**Problem details**
From the data below, please reproduce exactly everything from the line that contains "f10 = (v5, v10, v6)" down to the line that contains "f28 = (v14, v19, v10)", with both ends included.

**Data shown**
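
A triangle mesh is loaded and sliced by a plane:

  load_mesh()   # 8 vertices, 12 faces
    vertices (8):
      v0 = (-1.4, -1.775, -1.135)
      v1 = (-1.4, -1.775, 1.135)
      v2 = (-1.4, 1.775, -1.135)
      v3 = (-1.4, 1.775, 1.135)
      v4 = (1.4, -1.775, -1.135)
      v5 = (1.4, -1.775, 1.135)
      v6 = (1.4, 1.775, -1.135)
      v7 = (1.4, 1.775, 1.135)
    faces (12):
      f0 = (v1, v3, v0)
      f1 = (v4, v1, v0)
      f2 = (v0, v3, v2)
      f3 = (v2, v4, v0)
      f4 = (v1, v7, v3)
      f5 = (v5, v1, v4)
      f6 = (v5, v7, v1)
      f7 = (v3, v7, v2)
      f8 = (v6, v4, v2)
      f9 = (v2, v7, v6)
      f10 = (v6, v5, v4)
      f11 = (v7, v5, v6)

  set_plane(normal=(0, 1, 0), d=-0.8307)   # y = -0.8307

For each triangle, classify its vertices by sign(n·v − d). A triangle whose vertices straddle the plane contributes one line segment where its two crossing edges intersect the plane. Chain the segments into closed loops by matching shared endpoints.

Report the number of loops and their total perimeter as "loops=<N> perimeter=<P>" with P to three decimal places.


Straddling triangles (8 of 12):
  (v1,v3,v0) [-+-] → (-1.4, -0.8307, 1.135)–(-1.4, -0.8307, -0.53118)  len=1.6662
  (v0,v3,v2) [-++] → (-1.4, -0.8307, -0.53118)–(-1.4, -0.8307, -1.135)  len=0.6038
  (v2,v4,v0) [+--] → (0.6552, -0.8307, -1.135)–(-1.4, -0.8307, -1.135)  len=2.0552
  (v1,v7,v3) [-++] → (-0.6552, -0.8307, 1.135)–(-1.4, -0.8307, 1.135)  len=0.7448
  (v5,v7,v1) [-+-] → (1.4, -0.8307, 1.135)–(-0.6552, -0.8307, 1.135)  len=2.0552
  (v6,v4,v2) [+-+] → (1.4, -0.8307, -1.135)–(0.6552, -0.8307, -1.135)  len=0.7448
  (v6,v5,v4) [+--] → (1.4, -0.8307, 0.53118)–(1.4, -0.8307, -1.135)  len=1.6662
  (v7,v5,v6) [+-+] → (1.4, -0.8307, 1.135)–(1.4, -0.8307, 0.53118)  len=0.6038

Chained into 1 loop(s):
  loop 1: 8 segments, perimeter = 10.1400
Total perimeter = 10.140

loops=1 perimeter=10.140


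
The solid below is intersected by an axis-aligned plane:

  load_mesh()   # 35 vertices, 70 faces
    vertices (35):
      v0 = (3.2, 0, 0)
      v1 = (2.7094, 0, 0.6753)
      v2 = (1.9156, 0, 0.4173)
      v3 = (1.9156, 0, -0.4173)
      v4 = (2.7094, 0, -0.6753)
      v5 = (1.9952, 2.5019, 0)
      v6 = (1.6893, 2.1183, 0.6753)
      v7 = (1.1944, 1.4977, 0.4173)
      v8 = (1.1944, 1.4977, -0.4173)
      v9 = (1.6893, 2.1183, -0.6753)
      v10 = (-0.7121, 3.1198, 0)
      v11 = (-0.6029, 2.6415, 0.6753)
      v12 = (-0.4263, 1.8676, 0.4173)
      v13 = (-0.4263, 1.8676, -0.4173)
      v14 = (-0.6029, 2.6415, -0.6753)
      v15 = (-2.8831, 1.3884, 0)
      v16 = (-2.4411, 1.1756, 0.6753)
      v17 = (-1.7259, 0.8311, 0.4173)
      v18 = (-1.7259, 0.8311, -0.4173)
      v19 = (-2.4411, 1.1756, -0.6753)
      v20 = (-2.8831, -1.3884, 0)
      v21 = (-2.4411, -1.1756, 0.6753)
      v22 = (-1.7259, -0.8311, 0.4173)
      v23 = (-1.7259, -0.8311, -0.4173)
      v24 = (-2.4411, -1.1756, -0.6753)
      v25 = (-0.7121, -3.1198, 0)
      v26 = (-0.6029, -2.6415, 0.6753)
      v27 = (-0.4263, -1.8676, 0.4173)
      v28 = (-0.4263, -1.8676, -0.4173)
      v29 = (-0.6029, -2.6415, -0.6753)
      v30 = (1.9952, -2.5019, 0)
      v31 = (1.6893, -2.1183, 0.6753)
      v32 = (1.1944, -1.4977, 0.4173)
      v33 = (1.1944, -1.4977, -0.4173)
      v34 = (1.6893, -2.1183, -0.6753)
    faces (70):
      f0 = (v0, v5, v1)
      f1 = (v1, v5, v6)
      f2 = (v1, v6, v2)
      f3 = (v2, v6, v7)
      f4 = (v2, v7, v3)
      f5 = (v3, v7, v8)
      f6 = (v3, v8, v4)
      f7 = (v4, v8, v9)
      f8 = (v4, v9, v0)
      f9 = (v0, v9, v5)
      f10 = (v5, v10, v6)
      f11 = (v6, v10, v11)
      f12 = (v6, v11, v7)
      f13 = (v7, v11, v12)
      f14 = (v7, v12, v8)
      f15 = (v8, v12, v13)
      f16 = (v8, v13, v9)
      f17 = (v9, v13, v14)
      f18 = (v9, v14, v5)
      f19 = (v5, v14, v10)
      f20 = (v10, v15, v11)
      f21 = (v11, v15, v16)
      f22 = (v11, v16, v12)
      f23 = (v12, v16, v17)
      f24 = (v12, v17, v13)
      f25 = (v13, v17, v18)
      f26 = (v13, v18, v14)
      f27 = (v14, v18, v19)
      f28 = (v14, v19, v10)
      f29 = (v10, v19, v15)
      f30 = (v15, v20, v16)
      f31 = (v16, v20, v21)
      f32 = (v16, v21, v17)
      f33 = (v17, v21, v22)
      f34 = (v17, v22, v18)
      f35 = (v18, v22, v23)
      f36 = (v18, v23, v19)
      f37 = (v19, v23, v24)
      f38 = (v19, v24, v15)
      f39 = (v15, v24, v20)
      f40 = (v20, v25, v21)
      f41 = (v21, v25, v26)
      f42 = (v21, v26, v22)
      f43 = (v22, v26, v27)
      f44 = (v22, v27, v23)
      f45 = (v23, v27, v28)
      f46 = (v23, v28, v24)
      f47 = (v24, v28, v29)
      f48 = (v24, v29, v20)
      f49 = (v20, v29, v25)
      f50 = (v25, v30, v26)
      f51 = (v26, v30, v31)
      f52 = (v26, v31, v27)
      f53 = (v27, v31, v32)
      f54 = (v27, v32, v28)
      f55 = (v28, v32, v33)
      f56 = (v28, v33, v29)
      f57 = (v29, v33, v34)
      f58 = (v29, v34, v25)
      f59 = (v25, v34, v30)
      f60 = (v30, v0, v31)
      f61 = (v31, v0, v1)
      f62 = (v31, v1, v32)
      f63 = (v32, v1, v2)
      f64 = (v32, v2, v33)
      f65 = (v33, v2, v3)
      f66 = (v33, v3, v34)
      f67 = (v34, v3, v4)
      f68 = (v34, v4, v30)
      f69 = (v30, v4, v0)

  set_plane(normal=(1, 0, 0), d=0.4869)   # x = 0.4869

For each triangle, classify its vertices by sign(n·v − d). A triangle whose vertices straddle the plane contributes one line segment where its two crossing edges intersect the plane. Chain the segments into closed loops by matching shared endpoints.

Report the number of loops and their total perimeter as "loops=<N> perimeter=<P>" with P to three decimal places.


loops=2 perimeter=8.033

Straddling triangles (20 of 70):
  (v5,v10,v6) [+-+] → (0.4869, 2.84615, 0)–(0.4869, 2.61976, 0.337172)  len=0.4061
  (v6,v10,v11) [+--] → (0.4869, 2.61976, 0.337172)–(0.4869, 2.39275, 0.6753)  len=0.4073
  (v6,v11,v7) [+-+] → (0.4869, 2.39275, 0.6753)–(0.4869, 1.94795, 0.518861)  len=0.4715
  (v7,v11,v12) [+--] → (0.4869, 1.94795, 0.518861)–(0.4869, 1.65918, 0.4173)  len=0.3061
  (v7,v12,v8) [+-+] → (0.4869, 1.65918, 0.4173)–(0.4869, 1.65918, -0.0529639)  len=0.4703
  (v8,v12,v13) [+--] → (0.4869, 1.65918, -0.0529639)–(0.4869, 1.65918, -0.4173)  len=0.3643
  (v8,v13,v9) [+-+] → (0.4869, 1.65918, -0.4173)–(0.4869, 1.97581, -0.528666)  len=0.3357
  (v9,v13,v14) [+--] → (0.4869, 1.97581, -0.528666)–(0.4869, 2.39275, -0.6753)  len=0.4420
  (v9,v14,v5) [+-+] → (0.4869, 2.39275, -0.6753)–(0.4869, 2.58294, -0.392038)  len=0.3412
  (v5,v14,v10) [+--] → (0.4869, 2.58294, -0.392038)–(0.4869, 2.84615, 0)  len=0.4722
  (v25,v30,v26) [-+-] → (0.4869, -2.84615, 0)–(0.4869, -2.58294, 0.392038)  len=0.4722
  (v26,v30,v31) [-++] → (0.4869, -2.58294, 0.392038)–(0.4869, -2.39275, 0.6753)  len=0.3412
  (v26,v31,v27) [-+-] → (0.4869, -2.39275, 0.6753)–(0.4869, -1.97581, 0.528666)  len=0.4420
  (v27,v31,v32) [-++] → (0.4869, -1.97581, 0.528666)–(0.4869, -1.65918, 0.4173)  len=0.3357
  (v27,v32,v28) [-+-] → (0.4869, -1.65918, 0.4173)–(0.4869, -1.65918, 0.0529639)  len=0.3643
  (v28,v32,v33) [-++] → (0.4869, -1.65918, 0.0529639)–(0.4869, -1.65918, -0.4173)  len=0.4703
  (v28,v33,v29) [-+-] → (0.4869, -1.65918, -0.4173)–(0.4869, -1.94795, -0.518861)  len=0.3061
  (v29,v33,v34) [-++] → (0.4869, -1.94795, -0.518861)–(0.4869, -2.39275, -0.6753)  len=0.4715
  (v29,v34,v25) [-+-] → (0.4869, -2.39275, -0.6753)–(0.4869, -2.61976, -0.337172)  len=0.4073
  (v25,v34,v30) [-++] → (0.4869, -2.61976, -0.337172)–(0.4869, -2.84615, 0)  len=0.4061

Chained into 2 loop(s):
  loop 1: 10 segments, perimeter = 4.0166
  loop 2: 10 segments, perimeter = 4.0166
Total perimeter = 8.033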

**Exercise solution**
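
      f10 = (v5, v10, v6)
      f11 = (v6, v10, v11)
      f12 = (v6, v11, v7)
      f13 = (v7, v11, v12)
      f14 = (v7, v12, v8)
      f15 = (v8, v12, v13)
      f16 = (v8, v13, v9)
      f17 = (v9, v13, v14)
      f18 = (v9, v14, v5)
      f19 = (v5, v14, v10)
      f20 = (v10, v15, v11)
      f21 = (v11, v15, v16)
      f22 = (v11, v16, v12)
      f23 = (v12, v16, v17)
      f24 = (v12, v17, v13)
      f25 = (v13, v17, v18)
      f26 = (v13, v18, v14)
      f27 = (v14, v18, v19)
      f28 = (v14, v19, v10)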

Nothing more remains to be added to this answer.